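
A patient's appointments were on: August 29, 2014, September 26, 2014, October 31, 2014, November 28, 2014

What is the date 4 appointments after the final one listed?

These are Fridays with 28, 35, 28-day gaps.
Each is the final Friday of its month — August 29, 2014 is past the 28th, so '4th Friday' doesn't fit.
Last Friday of December 2014: December 26, 2014.
January 2015 ends with Friday January 30, 2015.
February 2015 ends with Friday February 27, 2015.
March 2015 ends with Friday March 27, 2015.

March 27, 2015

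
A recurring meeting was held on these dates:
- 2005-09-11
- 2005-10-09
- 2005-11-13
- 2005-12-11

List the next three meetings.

2006-01-08, 2006-02-12, 2006-03-12

These are Sundays at 28- or 35-day spacing (28, 35, 28).
The pattern: 2nd Sunday of the month.
January 2006 — 2nd Sunday is 2006-01-08.
February 2006 — 2nd Sunday is 2006-02-12.
March 2006 — 2nd Sunday is 2006-03-12.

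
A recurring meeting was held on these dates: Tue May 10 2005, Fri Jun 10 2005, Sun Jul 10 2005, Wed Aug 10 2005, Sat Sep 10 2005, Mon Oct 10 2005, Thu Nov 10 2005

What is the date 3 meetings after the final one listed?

Fri Feb 10 2006

The day-of-month is always 10 (31, 30, 31, 31, 30, 31 days between events).
So this recurs on the 10th of each month.
Next: December 2005 → Sat Dec 10 2005.
Next: January 2006 → Tue Jan 10 2006.
Next: February 2006 → Fri Feb 10 2006.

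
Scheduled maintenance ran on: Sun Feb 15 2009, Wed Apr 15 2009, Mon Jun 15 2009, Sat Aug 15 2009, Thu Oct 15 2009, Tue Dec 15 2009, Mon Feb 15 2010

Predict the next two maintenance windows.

Each date is the 15th; the gaps (59, 61, 61, 61, 61, 62) track the month lengths.
The rule is the 15th of every 2 months.
Next: April 2010 → Thu Apr 15 2010.
June 2010: Tue Jun 15 2010.

Thu Apr 15 2010, Tue Jun 15 2010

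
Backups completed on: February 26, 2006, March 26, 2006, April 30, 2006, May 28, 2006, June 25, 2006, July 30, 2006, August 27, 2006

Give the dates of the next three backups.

September 24, 2006; October 29, 2006; November 26, 2006

These are Sundays with 28, 35, 28, 28, 35, 28-day gaps.
Each is the final Sunday of its month — April 30, 2006 is past the 28th, so '4th Sunday' doesn't fit.
Last Sunday of September 2006: September 24, 2006.
Last Sunday of October 2006: October 29, 2006.
November 2006 ends with Sunday November 26, 2006.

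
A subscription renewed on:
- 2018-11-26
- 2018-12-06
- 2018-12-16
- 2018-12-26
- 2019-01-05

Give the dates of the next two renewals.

2019-01-15, 2019-01-25

Every event comes 10 days after the last (10, 10, 10, 10).
2019-01-05 + 10 days = 2019-01-15.
2019-01-15 + 10 days = 2019-01-25.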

_Prompt_. Only the lines from the one containing "- 2019-01-05" through the final line of the records above should be printed, exactly as they stand.

_Solution to this problem_.
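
- 2019-01-05

Give the dates of the next two renewals.

2019-01-15, 2019-01-25

Every event comes 10 days after the last (10, 10, 10, 10).
2019-01-05 + 10 days = 2019-01-15.
2019-01-15 + 10 days = 2019-01-25.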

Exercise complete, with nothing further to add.